Type out every line of the data again, exactly.
======== Records for this task ========
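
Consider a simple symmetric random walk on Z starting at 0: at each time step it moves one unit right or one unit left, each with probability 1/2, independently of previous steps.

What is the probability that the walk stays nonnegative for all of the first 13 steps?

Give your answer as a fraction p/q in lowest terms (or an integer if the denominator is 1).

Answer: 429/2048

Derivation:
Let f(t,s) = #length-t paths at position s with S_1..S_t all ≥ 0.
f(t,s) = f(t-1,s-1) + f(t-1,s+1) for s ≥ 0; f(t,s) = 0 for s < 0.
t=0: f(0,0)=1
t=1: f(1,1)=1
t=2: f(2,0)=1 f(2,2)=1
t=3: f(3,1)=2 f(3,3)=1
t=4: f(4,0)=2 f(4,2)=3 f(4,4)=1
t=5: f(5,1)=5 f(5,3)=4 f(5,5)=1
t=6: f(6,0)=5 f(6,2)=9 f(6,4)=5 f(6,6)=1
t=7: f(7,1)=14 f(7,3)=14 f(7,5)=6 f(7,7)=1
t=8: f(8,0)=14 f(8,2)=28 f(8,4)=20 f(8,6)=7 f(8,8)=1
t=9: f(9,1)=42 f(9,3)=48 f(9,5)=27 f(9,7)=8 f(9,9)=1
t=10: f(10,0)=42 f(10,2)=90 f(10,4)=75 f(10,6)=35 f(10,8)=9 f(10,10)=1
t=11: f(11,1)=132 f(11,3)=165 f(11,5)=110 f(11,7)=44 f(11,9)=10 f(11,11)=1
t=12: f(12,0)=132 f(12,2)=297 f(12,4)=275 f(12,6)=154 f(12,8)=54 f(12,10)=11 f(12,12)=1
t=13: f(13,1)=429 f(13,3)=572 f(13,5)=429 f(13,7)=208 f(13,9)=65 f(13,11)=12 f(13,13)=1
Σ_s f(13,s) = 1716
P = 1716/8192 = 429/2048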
========
» Response area:
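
Consider a simple symmetric random walk on Z starting at 0: at each time step it moves one unit right or one unit left, each with probability 1/2, independently of previous steps.

What is the probability that the walk stays nonnegative for all of the first 13 steps?

Give your answer as a fraction p/q in lowest terms (or an integer if the denominator is 1).

Answer: 429/2048

Derivation:
Let f(t,s) = #length-t paths at position s with S_1..S_t all ≥ 0.
f(t,s) = f(t-1,s-1) + f(t-1,s+1) for s ≥ 0; f(t,s) = 0 for s < 0.
t=0: f(0,0)=1
t=1: f(1,1)=1
t=2: f(2,0)=1 f(2,2)=1
t=3: f(3,1)=2 f(3,3)=1
t=4: f(4,0)=2 f(4,2)=3 f(4,4)=1
t=5: f(5,1)=5 f(5,3)=4 f(5,5)=1
t=6: f(6,0)=5 f(6,2)=9 f(6,4)=5 f(6,6)=1
t=7: f(7,1)=14 f(7,3)=14 f(7,5)=6 f(7,7)=1
t=8: f(8,0)=14 f(8,2)=28 f(8,4)=20 f(8,6)=7 f(8,8)=1
t=9: f(9,1)=42 f(9,3)=48 f(9,5)=27 f(9,7)=8 f(9,9)=1
t=10: f(10,0)=42 f(10,2)=90 f(10,4)=75 f(10,6)=35 f(10,8)=9 f(10,10)=1
t=11: f(11,1)=132 f(11,3)=165 f(11,5)=110 f(11,7)=44 f(11,9)=10 f(11,11)=1
t=12: f(12,0)=132 f(12,2)=297 f(12,4)=275 f(12,6)=154 f(12,8)=54 f(12,10)=11 f(12,12)=1
t=13: f(13,1)=429 f(13,3)=572 f(13,5)=429 f(13,7)=208 f(13,9)=65 f(13,11)=12 f(13,13)=1
Σ_s f(13,s) = 1716
P = 1716/8192 = 429/2048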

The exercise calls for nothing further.